▶ **Your assignment**: When you reach the line containing "At t = 0 the CoM state is x = 0.0856" in the entries below, start writing out each line exactly, and stop after the line containing "z_c = 0.637".

Stored entries
========

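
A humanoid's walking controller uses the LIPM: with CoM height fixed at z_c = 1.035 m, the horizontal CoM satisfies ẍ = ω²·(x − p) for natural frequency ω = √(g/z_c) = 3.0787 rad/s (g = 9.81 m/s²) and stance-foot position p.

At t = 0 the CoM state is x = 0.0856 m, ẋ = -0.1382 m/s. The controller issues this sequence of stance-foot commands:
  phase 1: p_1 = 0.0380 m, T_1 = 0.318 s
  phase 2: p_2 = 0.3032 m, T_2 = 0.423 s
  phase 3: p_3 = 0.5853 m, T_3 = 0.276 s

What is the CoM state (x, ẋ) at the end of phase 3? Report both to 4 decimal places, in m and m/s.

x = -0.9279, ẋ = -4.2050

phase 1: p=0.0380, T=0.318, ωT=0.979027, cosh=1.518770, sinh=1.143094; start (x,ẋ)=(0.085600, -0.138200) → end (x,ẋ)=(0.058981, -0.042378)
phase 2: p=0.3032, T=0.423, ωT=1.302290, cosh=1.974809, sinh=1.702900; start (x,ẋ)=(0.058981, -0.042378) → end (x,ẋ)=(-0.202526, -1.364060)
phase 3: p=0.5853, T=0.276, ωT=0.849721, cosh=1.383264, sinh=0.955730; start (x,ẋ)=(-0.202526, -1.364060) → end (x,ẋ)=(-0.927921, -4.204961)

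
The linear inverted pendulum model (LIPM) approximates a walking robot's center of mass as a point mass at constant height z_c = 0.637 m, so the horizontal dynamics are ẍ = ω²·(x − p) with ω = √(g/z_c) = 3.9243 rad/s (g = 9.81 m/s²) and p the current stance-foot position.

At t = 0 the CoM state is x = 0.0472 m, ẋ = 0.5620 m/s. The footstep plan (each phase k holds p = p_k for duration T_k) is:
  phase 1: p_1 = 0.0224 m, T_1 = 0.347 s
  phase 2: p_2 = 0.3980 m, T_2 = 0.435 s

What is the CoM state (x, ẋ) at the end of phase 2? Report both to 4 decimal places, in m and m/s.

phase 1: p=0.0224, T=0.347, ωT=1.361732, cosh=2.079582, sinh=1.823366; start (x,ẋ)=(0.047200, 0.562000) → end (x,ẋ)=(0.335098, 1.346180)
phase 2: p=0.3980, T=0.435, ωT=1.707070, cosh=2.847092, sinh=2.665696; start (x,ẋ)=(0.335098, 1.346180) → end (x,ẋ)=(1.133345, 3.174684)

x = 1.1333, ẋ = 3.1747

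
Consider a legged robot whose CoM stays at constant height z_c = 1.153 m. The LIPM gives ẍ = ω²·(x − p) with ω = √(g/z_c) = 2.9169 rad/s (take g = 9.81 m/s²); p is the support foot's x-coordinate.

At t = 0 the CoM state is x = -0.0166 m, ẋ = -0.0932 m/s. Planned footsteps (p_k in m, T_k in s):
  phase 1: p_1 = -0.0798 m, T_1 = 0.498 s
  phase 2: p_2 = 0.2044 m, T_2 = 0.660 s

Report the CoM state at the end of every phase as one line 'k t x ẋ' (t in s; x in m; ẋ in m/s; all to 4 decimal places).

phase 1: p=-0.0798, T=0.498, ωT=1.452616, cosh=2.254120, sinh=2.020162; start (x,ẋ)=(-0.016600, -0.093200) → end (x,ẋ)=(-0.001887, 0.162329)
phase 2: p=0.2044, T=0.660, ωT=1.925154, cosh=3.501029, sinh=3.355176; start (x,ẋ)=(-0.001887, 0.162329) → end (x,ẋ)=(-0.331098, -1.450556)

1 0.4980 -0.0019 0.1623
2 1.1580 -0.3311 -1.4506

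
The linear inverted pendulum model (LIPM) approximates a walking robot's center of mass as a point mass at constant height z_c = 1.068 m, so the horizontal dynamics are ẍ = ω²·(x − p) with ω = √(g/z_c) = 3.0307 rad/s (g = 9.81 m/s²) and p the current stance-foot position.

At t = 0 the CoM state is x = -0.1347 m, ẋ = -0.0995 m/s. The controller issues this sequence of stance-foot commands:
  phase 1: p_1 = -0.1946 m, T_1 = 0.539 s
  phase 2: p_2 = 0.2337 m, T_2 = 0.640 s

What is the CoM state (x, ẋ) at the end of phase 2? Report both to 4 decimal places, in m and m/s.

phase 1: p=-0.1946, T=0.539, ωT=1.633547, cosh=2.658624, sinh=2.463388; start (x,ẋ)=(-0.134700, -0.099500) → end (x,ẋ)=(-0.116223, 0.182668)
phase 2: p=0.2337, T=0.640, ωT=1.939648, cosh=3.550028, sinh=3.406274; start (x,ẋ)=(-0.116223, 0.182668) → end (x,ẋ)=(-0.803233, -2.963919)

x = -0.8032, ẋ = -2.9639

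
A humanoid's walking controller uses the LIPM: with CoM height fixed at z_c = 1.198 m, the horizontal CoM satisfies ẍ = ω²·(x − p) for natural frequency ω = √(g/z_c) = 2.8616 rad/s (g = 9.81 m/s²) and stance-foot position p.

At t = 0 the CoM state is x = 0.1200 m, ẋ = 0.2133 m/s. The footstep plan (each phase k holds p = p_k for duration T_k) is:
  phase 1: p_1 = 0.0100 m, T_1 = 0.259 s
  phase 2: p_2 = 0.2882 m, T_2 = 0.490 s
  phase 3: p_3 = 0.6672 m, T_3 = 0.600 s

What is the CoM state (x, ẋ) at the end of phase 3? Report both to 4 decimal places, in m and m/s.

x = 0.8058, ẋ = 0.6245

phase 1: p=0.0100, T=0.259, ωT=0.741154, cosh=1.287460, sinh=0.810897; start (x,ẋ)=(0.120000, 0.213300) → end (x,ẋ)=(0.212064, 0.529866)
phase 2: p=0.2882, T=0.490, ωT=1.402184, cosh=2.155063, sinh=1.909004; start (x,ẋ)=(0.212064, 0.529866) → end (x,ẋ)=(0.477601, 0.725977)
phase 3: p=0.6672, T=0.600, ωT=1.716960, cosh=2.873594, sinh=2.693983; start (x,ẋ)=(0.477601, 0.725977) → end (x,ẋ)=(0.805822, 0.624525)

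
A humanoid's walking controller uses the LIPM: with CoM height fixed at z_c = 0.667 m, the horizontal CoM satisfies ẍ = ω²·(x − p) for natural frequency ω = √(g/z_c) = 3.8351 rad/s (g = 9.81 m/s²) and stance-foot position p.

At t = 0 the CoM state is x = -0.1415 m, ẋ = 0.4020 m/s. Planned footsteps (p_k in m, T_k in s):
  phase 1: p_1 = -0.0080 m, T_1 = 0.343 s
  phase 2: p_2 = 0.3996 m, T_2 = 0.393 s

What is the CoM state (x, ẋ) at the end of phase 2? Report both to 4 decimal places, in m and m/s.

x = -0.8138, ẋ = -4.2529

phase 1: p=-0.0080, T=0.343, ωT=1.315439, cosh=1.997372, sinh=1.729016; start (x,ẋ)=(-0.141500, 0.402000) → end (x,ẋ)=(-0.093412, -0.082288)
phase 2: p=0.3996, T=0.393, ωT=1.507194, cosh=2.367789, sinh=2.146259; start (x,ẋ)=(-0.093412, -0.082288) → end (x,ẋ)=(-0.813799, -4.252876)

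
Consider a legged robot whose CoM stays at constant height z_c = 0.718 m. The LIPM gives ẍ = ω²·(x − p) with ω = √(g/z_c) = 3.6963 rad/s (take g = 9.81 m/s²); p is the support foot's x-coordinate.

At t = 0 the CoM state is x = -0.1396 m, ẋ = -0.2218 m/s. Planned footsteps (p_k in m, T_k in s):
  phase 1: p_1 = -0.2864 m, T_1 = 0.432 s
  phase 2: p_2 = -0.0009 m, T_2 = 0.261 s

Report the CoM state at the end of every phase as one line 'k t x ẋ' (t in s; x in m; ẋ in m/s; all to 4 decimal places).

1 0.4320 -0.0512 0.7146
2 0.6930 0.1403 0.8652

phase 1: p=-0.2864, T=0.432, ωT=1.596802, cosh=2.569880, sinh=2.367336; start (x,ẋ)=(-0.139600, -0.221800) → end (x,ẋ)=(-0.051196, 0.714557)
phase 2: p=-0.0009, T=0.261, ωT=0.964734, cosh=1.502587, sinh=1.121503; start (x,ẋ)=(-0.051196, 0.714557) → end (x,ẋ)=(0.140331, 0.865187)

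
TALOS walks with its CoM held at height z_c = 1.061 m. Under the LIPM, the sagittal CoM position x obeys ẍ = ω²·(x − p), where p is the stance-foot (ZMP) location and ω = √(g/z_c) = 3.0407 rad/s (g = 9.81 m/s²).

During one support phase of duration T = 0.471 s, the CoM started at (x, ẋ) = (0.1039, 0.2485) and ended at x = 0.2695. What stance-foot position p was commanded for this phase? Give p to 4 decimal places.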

========

▶ **Response to this task**:
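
At t = 0 the CoM state is x = 0.0856 m, ẋ = -0.1382 m/s. The controller issues this sequence of stance-foot commands:
  phase 1: p_1 = 0.0380 m, T_1 = 0.318 s
  phase 2: p_2 = 0.3032 m, T_2 = 0.423 s
  phase 3: p_3 = 0.5853 m, T_3 = 0.276 s

What is the CoM state (x, ẋ) at the end of phase 3? Report both to 4 decimal places, in m and m/s.

x = -0.9279, ẋ = -4.2050

phase 1: p=0.0380, T=0.318, ωT=0.979027, cosh=1.518770, sinh=1.143094; start (x,ẋ)=(0.085600, -0.138200) → end (x,ẋ)=(0.058981, -0.042378)
phase 2: p=0.3032, T=0.423, ωT=1.302290, cosh=1.974809, sinh=1.702900; start (x,ẋ)=(0.058981, -0.042378) → end (x,ẋ)=(-0.202526, -1.364060)
phase 3: p=0.5853, T=0.276, ωT=0.849721, cosh=1.383264, sinh=0.955730; start (x,ẋ)=(-0.202526, -1.364060) → end (x,ẋ)=(-0.927921, -4.204961)

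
The linear inverted pendulum model (LIPM) approximates a walking robot's center of mass as a point mass at constant height z_c = 0.637 m, so the horizontal dynamics are ẍ = ω²·(x − p) with ω = √(g/z_c) = 3.9243 rad/s (g = 9.81 m/s²) and p the current stance-foot position.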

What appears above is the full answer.